▸ Description of the task: Extract all data as written.

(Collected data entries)
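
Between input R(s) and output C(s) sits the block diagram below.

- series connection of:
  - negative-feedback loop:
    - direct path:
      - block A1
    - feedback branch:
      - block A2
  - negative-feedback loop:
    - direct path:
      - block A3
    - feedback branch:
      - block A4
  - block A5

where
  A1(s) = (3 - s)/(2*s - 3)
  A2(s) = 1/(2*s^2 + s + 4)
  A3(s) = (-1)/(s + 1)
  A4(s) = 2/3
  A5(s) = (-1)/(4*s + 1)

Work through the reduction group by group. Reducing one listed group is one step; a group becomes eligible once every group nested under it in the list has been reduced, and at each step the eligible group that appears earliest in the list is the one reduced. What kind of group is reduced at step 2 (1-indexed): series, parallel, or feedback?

Reducing step by step:

Step 1: feedback reduction of A1, A2
Step 2: apply the feedback formula to A3, A4
Step 3: reduce the series chain [A1/(1+A1*A2)], [A3/(1+A3*A4)], A5
Step 2: feedback.

Answer: feedback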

▸ Result for this task:
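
Between input R(s) and output C(s) sits the block diagram below.

- series connection of:
  - negative-feedback loop:
    - direct path:
      - block A1
    - feedback branch:
      - block A2
  - negative-feedback loop:
    - direct path:
      - block A3
    - feedback branch:
      - block A4
  - block A5

where
  A1(s) = (3 - s)/(2*s - 3)
  A2(s) = 1/(2*s^2 + s + 4)
  A3(s) = (-1)/(s + 1)
  A4(s) = 2/3
  A5(s) = (-1)/(4*s + 1)

Work through the reduction group by group. Reducing one listed group is one step; a group becomes eligible once every group nested under it in the list has been reduced, and at each step the eligible group that appears earliest in the list is the one reduced. What kind of group is reduced at step 2 (1-indexed): series, parallel, or feedback?

Reducing step by step:

Step 1: feedback reduction of A1, A2
Step 2: apply the feedback formula to A3, A4
Step 3: reduce the series chain [A1/(1+A1*A2)], [A3/(1+A3*A4)], A5
Step 2: feedback.

Answer: feedback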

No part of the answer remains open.